[Collected data]
--- START ---
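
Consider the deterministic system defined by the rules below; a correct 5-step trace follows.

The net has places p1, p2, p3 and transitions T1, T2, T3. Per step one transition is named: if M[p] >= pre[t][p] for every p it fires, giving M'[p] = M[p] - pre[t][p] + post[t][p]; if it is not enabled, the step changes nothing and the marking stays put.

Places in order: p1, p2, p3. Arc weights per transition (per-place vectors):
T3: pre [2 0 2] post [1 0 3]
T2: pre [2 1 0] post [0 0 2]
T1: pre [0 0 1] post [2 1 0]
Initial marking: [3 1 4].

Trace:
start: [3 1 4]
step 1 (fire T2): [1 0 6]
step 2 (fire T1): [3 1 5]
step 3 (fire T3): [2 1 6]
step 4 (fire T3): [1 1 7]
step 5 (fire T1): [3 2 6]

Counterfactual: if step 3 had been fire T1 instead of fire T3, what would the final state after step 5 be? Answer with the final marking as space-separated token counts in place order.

6 3 4

(re-executing from step 3 with the substitution; state before step 3: [3 1 5])
step 3 (fire T1): [5 2 4]
step 4 (fire T3): [4 2 5]
step 5 (fire T1): [6 3 4]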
--- END ---
> [Instructions to follow]: Reproduce every line from the entries that holds the word "post".

> [Result for this task]:
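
The net has places p1, p2, p3 and transitions T1, T2, T3. Per step one transition is named: if M[p] >= pre[t][p] for every p it fires, giving M'[p] = M[p] - pre[t][p] + post[t][p]; if it is not enabled, the step changes nothing and the marking stays put.
T3: pre [2 0 2] post [1 0 3]
T2: pre [2 1 0] post [0 0 2]
T1: pre [0 0 1] post [2 1 0]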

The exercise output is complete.